Working data section start

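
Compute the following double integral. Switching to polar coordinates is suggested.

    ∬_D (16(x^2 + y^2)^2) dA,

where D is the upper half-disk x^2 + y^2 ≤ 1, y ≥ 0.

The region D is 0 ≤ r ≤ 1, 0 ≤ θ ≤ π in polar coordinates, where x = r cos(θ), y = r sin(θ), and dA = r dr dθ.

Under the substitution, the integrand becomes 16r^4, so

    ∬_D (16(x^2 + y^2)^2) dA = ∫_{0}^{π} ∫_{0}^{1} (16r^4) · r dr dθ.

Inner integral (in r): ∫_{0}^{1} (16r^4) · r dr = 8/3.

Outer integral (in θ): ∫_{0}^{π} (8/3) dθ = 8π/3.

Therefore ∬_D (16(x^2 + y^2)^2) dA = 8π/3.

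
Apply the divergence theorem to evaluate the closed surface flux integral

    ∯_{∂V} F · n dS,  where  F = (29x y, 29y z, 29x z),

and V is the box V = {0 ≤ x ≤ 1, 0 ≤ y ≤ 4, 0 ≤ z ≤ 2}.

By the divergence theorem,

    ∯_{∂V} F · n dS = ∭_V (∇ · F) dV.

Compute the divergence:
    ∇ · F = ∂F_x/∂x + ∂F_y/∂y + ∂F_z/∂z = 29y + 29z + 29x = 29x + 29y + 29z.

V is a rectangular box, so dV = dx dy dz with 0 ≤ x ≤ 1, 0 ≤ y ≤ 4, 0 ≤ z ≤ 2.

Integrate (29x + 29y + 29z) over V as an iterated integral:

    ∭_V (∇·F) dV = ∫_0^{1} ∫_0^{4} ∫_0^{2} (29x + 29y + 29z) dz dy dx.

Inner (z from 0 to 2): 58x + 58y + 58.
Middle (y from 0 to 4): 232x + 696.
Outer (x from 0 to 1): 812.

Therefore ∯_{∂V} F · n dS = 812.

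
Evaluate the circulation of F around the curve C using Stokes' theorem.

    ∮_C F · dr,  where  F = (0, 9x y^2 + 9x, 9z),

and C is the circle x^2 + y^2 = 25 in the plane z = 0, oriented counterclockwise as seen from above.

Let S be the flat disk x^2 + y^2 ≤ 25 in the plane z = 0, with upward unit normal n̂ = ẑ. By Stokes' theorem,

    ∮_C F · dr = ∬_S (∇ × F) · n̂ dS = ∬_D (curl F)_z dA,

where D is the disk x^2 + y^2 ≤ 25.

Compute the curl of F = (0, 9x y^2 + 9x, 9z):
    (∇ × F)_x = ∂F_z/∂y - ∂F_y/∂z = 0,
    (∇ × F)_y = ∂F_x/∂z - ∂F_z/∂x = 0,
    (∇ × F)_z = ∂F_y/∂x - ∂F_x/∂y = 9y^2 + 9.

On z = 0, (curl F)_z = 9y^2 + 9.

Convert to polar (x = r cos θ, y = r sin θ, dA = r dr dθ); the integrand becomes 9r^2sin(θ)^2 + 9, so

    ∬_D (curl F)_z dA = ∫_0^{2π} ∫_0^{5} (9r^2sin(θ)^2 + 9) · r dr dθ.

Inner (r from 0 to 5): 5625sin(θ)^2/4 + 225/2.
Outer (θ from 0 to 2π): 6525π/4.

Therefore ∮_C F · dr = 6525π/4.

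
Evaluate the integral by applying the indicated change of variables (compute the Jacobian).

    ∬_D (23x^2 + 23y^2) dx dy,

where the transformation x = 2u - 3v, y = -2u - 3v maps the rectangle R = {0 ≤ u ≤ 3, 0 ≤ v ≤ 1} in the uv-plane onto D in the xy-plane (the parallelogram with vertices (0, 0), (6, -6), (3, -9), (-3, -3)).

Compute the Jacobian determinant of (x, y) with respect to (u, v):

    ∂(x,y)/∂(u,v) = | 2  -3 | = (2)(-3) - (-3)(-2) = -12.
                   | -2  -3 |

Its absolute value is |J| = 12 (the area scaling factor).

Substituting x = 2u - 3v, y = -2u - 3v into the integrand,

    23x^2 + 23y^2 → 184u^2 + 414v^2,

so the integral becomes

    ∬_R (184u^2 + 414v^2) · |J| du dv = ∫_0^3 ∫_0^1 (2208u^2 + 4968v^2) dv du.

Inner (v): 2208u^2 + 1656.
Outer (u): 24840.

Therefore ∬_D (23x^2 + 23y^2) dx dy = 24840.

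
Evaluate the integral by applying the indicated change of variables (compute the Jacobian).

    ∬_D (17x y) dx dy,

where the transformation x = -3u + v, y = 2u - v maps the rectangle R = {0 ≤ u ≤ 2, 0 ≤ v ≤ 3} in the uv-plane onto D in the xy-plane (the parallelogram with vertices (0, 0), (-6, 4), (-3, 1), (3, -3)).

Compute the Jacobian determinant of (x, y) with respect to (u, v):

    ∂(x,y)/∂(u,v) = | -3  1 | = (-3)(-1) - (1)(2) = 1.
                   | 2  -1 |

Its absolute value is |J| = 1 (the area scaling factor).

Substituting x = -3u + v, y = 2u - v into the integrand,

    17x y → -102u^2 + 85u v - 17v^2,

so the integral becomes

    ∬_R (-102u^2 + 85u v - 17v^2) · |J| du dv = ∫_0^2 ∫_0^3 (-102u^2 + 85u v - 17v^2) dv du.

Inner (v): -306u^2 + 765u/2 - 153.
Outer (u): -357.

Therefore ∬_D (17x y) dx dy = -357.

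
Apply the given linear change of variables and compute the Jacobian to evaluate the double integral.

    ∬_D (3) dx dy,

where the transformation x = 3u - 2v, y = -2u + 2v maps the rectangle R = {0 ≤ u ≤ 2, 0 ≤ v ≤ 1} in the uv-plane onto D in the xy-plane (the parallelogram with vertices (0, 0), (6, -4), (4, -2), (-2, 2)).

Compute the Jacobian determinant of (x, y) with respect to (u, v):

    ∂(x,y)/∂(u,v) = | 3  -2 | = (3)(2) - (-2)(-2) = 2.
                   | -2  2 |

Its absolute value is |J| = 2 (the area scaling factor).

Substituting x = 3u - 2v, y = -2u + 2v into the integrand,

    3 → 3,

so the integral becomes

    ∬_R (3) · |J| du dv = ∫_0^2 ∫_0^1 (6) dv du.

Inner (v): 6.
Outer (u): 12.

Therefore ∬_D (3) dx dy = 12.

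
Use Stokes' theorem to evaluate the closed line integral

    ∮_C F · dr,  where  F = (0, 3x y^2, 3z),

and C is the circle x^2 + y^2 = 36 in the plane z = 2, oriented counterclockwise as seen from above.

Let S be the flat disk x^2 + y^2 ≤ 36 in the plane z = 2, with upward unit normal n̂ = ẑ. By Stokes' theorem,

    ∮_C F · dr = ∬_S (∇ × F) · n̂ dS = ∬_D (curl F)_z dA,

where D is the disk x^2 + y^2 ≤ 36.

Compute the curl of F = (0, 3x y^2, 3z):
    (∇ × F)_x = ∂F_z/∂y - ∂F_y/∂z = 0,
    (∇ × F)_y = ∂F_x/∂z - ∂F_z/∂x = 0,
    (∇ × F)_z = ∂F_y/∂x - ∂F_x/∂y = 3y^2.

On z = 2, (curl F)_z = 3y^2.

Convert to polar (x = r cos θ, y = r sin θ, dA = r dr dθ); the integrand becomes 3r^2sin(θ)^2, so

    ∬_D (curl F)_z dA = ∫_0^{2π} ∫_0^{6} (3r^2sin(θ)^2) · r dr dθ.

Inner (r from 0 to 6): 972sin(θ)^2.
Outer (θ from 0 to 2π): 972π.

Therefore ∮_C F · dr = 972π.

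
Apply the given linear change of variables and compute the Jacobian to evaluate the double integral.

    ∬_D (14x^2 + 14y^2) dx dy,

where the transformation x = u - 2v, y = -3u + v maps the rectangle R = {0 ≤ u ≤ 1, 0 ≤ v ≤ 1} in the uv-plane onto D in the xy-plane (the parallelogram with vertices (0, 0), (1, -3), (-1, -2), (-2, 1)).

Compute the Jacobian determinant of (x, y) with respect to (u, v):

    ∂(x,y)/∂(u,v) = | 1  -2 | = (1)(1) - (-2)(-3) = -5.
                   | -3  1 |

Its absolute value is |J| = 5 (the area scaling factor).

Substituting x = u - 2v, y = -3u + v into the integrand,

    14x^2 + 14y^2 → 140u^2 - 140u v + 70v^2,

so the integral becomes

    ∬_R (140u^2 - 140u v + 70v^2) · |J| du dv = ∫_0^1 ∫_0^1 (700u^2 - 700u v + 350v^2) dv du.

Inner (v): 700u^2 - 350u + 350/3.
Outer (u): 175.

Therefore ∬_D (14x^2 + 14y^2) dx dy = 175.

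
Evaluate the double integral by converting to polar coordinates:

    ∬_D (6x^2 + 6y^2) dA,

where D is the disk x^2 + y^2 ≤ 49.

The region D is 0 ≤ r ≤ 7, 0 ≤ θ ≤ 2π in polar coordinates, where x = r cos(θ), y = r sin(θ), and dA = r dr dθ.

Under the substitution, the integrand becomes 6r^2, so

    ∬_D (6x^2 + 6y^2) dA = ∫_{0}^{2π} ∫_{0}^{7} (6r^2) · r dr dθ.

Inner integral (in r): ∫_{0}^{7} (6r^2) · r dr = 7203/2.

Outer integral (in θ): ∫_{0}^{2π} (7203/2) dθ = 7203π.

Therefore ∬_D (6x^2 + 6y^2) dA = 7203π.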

Working data section end
Working data section start

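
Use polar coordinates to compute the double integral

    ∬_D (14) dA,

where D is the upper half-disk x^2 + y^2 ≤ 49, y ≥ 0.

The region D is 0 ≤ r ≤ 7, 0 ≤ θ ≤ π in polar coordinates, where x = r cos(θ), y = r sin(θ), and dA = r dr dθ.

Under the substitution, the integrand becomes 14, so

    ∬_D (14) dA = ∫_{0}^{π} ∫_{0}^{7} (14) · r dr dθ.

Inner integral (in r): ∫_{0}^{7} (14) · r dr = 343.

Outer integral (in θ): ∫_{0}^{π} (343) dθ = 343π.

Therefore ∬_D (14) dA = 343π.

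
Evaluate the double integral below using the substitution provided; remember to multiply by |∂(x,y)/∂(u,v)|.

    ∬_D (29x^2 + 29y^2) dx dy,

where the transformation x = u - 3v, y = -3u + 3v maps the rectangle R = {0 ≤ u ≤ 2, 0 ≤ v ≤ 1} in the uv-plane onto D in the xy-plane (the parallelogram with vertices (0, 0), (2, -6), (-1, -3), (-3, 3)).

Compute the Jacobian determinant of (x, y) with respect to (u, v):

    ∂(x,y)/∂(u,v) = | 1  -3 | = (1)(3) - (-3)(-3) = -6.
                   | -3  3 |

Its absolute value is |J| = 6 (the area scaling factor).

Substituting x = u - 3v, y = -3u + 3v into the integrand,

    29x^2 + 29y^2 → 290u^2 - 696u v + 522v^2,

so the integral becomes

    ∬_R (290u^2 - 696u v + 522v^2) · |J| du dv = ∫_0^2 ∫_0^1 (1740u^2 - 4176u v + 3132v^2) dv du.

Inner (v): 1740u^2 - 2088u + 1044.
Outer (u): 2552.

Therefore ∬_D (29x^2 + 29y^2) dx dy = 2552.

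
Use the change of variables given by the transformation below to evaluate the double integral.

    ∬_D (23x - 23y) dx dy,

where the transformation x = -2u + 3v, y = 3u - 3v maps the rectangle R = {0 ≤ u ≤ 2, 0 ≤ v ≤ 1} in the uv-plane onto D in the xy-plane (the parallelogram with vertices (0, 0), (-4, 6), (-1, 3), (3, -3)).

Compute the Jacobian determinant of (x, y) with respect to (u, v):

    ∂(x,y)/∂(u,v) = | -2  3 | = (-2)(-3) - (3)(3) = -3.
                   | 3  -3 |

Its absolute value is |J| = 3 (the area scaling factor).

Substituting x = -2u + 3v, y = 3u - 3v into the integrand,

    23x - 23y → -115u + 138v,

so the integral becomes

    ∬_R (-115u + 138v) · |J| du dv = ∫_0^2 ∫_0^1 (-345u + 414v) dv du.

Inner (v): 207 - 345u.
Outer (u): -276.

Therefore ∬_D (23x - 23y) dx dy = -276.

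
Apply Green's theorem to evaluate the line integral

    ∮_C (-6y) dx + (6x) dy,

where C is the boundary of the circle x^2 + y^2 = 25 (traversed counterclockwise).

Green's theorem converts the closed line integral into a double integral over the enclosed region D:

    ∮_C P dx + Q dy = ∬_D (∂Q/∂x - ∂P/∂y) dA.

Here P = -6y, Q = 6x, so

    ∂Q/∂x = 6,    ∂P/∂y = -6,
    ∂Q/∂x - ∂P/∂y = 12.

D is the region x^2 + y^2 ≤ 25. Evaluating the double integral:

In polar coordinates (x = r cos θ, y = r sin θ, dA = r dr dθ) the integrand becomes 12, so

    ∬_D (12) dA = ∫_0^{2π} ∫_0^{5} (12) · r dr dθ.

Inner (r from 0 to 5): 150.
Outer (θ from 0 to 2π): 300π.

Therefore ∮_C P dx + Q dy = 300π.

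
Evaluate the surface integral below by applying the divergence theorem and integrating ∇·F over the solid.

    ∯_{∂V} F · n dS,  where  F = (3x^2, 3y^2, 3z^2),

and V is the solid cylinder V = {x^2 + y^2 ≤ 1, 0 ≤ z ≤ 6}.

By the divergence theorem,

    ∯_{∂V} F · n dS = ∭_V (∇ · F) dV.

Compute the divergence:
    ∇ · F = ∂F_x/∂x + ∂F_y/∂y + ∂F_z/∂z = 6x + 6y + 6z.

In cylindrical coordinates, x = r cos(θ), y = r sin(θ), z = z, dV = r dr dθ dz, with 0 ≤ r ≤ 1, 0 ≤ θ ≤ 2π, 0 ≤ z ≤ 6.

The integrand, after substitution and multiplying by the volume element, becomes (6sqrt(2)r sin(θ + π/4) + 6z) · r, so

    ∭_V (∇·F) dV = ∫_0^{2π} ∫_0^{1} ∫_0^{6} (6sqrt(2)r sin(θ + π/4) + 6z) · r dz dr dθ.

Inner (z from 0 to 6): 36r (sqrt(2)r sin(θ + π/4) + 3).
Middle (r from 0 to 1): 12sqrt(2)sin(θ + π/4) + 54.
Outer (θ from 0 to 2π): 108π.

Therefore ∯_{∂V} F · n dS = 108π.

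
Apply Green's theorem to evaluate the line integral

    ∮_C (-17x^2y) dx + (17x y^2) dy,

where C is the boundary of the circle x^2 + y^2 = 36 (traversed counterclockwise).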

Working data section end

▸ What you have to do: For this task, write out exactly the lines of the entries above, starting at the line with "Compute the following" and ending at the line with "(29x y, 29y", both included, and no others.

▸ Result of this task:
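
Compute the following double integral. Switching to polar coordinates is suggested.

    ∬_D (16(x^2 + y^2)^2) dA,

where D is the upper half-disk x^2 + y^2 ≤ 1, y ≥ 0.

The region D is 0 ≤ r ≤ 1, 0 ≤ θ ≤ π in polar coordinates, where x = r cos(θ), y = r sin(θ), and dA = r dr dθ.

Under the substitution, the integrand becomes 16r^4, so

    ∬_D (16(x^2 + y^2)^2) dA = ∫_{0}^{π} ∫_{0}^{1} (16r^4) · r dr dθ.

Inner integral (in r): ∫_{0}^{1} (16r^4) · r dr = 8/3.

Outer integral (in θ): ∫_{0}^{π} (8/3) dθ = 8π/3.

Therefore ∬_D (16(x^2 + y^2)^2) dA = 8π/3.

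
Apply the divergence theorem to evaluate the closed surface flux integral

    ∯_{∂V} F · n dS,  where  F = (29x y, 29y z, 29x z),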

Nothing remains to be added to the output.